**Task:** Count the lines in the following data that include "caused". Please write only the number.

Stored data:
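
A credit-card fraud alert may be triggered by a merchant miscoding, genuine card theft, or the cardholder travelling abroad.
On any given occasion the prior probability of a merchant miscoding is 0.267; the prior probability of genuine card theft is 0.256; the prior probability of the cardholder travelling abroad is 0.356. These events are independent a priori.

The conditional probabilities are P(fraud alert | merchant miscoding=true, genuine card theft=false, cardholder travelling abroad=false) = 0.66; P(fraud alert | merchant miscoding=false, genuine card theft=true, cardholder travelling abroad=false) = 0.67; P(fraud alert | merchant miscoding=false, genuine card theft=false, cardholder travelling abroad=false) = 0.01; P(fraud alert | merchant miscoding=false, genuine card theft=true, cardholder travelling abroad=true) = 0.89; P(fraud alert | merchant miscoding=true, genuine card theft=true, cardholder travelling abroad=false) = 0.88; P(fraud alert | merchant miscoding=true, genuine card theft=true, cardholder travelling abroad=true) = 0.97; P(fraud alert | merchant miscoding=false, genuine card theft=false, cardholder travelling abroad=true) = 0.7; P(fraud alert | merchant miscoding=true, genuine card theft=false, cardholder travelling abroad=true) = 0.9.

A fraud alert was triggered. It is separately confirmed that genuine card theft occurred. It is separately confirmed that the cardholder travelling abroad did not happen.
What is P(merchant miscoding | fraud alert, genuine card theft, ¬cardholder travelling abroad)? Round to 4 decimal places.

P(fraud alert | genuine card theft, ¬cardholder travelling abroad) = 0.67×0.733 + 0.88×0.267 = 0.491110 + 0.234960 = 0.726070
The merchant miscoding-present share is 0.88×0.267 = 0.234960.
Hence the posterior is 0.234960/0.726070 ≈ 0.3236.

P(merchant miscoding | fraud alert, genuine card theft, ¬cardholder travelling abroad) ≈ 0.3236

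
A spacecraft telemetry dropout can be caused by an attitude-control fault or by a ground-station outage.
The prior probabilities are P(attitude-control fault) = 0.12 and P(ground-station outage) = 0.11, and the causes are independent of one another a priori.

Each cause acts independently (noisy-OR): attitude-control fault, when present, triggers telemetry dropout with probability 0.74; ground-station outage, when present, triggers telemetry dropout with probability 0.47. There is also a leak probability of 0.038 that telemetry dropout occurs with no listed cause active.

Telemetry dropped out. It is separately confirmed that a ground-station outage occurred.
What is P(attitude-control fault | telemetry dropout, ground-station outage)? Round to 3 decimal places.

Under noisy-OR, P(telemetry dropout | causes) = 1 − (1−0.038)·∏(1−qᵢ) over the active causes.
P(telemetry dropout | ground-station outage) = 0.49014×0.88 + 0.867436×0.12 = 0.431323 + 0.104092 = 0.535415
Restricting to configurations with attitude-control fault present: 0.867436×0.12 = 0.104092.
Hence the posterior is 0.104092/0.535415 ≈ 0.194.

P(attitude-control fault | telemetry dropout, ground-station outage) ≈ 0.194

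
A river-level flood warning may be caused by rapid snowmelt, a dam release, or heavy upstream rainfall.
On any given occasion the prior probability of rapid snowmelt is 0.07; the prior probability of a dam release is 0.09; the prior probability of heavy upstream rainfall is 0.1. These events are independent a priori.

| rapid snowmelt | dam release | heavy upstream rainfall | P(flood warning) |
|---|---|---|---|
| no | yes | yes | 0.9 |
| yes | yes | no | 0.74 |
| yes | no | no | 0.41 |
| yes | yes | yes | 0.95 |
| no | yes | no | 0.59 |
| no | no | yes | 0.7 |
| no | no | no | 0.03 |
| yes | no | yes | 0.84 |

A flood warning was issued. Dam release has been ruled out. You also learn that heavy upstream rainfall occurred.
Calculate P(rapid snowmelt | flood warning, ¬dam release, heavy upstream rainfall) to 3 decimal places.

P(flood warning | ¬dam release, heavy upstream rainfall) = 0.7×0.93 + 0.84×0.07 = 0.651000 + 0.058800 = 0.709800
The rapid snowmelt-present share is 0.84×0.07 = 0.058800.
P(rapid snowmelt | flood warning, ¬dam release, heavy upstream rainfall) = 0.058800 / 0.709800 ≈ 0.083

P(rapid snowmelt | flood warning, ¬dam release, heavy upstream rainfall) ≈ 0.083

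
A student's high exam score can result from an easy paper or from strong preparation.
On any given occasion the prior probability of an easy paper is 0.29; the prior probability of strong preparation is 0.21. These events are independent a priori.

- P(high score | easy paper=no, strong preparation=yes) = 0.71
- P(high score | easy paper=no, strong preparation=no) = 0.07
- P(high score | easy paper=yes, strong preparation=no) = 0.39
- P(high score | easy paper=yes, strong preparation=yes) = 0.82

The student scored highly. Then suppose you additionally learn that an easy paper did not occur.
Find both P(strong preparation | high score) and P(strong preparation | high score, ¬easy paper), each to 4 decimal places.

P(strong preparation | high score) ≈ 0.5478; P(strong preparation | high score, ¬easy paper) ≈ 0.7295

By total probability over the 4 (easy paper, strong preparation) configurations:
  P(high score) = 0.07*0.71*0.79 + 0.71*0.71*0.21 + 0.39*0.29*0.79 + 0.82*0.29*0.21
        = 0.039263 + 0.105861 + 0.089349 + 0.049938 = 0.284411
The terms with strong preparation present sum to 0.155799, so
  P(strong preparation | high score) = 0.155799 / 0.284411 ≈ 0.5478

Now condition on the additional information:
Enumerate both values of strong preparation and weight by the priors:
  P(high score | ¬easy paper) = 0.07·0.79 + 0.71·0.21
        = 0.055300 + 0.149100 = 0.204400
Keeping only the strong preparation-present terms gives 0.149100, so
  P(strong preparation | high score, ¬easy paper) = 0.149100 / 0.204400 ≈ 0.7295
Ruling out easy paper raises the posterior on strong preparation — the flip side of explaining away.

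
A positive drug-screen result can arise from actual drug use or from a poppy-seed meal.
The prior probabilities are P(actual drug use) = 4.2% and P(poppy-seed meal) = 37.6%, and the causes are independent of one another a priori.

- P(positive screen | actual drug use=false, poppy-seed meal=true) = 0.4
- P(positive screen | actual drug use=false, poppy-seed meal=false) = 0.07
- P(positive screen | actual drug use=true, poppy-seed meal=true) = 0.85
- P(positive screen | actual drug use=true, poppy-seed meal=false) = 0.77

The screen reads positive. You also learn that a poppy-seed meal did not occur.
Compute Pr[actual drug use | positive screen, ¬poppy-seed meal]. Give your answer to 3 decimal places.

Pr[actual drug use | positive screen, ¬poppy-seed meal] ≈ 0.325

P(positive screen | ¬poppy-seed meal) = 0.07·0.958 + 0.77·0.042 = 0.067060 + 0.032340 = 0.099400
The actual drug use-present share is 0.77·0.042 = 0.032340.
So P(actual drug use | positive screen, ¬poppy-seed meal) = 0.032340/0.099400 ≈ 0.325.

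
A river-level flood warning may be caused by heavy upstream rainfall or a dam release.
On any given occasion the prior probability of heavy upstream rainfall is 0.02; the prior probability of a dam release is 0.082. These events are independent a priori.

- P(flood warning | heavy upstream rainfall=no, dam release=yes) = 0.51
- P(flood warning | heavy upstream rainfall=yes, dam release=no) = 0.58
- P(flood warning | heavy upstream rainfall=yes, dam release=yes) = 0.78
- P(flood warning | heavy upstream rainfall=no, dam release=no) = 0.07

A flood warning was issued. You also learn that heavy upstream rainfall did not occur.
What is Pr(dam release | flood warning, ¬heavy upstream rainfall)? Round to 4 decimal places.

By total probability over both values of dam release:
  P(flood warning | ¬heavy upstream rainfall) = 0.07×0.918 + 0.51×0.082
        = 0.064260 + 0.041820 = 0.106080
Configurations with dam release contribute 0.041820, so
  P(dam release | flood warning, ¬heavy upstream rainfall) = 0.041820 / 0.106080 ≈ 0.3942

Pr(dam release | flood warning, ¬heavy upstream rainfall) ≈ 0.3942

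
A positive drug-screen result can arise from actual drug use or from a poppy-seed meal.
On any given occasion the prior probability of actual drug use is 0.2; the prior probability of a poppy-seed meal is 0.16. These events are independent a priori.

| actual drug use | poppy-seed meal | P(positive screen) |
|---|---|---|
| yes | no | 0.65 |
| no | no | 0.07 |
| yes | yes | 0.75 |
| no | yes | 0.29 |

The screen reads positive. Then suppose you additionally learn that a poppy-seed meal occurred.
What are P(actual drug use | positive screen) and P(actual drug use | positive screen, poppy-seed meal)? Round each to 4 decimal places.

By total probability over the 4 (actual drug use, poppy-seed meal) configurations:
  P(positive screen) = 0.07*0.8*0.84 + 0.29*0.8*0.16 + 0.65*0.2*0.84 + 0.75*0.2*0.16
        = 0.047040 + 0.037120 + 0.109200 + 0.024000 = 0.217360
Configurations with actual drug use contribute 0.133200, so
  P(actual drug use | positive screen) = 0.133200 / 0.217360 ≈ 0.6128

Now also conditioning on poppy-seed meal=true:
Enumerate both values of actual drug use and weight by the priors:
  P(positive screen | poppy-seed meal) = 0.29·0.8 + 0.75·0.2
        = 0.232000 + 0.150000 = 0.382000
Configurations with actual drug use contribute 0.150000, so
  P(actual drug use | positive screen, poppy-seed meal) = 0.150000 / 0.382000 ≈ 0.3927
— poppy-seed meal explains away the evidence for actual drug use.

P(actual drug use | positive screen) ≈ 0.6128; P(actual drug use | positive screen, poppy-seed meal) ≈ 0.3927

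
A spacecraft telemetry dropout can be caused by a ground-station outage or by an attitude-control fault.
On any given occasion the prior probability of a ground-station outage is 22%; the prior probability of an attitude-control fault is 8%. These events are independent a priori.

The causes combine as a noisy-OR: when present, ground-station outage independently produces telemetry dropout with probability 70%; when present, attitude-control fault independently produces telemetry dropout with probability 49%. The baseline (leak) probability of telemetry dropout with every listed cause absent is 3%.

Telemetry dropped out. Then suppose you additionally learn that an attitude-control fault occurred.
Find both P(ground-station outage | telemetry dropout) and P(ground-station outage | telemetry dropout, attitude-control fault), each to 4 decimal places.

P(ground-station outage | telemetry dropout) ≈ 0.7492; P(ground-station outage | telemetry dropout, attitude-control fault) ≈ 0.3222

Under noisy-OR, P(telemetry dropout | causes) = 1 − (1−0.03)·∏(1−qᵢ) over the active causes.
By total probability over the 4 (ground-station outage, attitude-control fault) configurations:
  P(telemetry dropout) = 0.03·0.78·0.92 + 0.5053·0.78·0.08 + 0.709·0.22·0.92 + 0.85159·0.22·0.08
        = 0.021528 + 0.031531 + 0.143502 + 0.014988 = 0.211549
The terms with ground-station outage present sum to 0.158490, so
  P(ground-station outage | telemetry dropout) = 0.158490 / 0.211549 ≈ 0.7492

Now condition on the additional information:
Weight on ground-station outage=true, given the evidence: 0.85159·0.22 = 0.187350
The normalizing constant is 0.5053·0.78 + 0.85159·0.22 = 0.581484
P(ground-station outage | telemetry dropout, attitude-control fault) = 0.187350/0.581484 ≈ 0.3222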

**Answer space:** 4